--- Exercise goal ---
What is needed here is a word-for-word copy of all the entries below.

BEGIN Records provided

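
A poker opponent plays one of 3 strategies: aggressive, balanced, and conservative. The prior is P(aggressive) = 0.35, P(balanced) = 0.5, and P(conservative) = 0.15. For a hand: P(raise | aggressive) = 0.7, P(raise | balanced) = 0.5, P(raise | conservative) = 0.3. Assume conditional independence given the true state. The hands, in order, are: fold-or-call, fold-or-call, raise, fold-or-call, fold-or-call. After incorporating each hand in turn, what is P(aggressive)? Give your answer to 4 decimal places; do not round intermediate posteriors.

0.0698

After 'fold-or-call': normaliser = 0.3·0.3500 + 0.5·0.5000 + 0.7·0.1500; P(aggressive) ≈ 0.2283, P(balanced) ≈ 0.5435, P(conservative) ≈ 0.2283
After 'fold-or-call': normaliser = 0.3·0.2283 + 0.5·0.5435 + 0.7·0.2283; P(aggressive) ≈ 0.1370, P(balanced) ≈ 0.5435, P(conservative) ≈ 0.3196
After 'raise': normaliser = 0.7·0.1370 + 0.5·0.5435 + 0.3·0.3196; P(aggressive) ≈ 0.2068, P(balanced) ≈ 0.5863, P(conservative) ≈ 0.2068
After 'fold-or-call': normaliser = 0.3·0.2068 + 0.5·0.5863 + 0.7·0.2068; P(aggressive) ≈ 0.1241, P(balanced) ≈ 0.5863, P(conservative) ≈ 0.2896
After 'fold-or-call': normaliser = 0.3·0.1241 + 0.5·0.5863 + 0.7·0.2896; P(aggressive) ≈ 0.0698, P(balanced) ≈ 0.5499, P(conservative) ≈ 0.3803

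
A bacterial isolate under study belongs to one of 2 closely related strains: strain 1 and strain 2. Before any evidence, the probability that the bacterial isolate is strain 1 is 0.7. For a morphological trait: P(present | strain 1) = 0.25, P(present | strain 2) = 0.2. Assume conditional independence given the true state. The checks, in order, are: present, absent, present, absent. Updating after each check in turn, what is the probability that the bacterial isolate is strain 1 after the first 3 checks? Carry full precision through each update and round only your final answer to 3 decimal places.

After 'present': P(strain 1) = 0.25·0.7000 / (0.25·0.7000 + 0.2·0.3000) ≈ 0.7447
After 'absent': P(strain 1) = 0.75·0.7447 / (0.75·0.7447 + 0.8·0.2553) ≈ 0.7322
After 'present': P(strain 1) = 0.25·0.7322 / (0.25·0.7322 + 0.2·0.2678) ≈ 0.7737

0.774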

END Records provided

--- The answer ---
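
A poker opponent plays one of 3 strategies: aggressive, balanced, and conservative. The prior is P(aggressive) = 0.35, P(balanced) = 0.5, and P(conservative) = 0.15. For a hand: P(raise | aggressive) = 0.7, P(raise | balanced) = 0.5, P(raise | conservative) = 0.3. Assume conditional independence given the true state. The hands, in order, are: fold-or-call, fold-or-call, raise, fold-or-call, fold-or-call. After incorporating each hand in turn, what is P(aggressive)? Give your answer to 4 decimal places; do not round intermediate posteriors.

0.0698

After 'fold-or-call': normaliser = 0.3·0.3500 + 0.5·0.5000 + 0.7·0.1500; P(aggressive) ≈ 0.2283, P(balanced) ≈ 0.5435, P(conservative) ≈ 0.2283
After 'fold-or-call': normaliser = 0.3·0.2283 + 0.5·0.5435 + 0.7·0.2283; P(aggressive) ≈ 0.1370, P(balanced) ≈ 0.5435, P(conservative) ≈ 0.3196
After 'raise': normaliser = 0.7·0.1370 + 0.5·0.5435 + 0.3·0.3196; P(aggressive) ≈ 0.2068, P(balanced) ≈ 0.5863, P(conservative) ≈ 0.2068
After 'fold-or-call': normaliser = 0.3·0.2068 + 0.5·0.5863 + 0.7·0.2068; P(aggressive) ≈ 0.1241, P(balanced) ≈ 0.5863, P(conservative) ≈ 0.2896
After 'fold-or-call': normaliser = 0.3·0.1241 + 0.5·0.5863 + 0.7·0.2896; P(aggressive) ≈ 0.0698, P(balanced) ≈ 0.5499, P(conservative) ≈ 0.3803

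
A bacterial isolate under study belongs to one of 2 closely related strains: strain 1 and strain 2. Before any evidence, the probability that the bacterial isolate is strain 1 is 0.7. For a morphological trait: P(present | strain 1) = 0.25, P(present | strain 2) = 0.2. Assume conditional independence given the true state. The checks, in order, are: present, absent, present, absent. Updating after each check in turn, what is the probability that the bacterial isolate is strain 1 after the first 3 checks? Carry full precision through each update and round only your final answer to 3 decimal places.

After 'present': P(strain 1) = 0.25·0.7000 / (0.25·0.7000 + 0.2·0.3000) ≈ 0.7447
After 'absent': P(strain 1) = 0.75·0.7447 / (0.75·0.7447 + 0.8·0.2553) ≈ 0.7322
After 'present': P(strain 1) = 0.25·0.7322 / (0.25·0.7322 + 0.2·0.2678) ≈ 0.7737

0.774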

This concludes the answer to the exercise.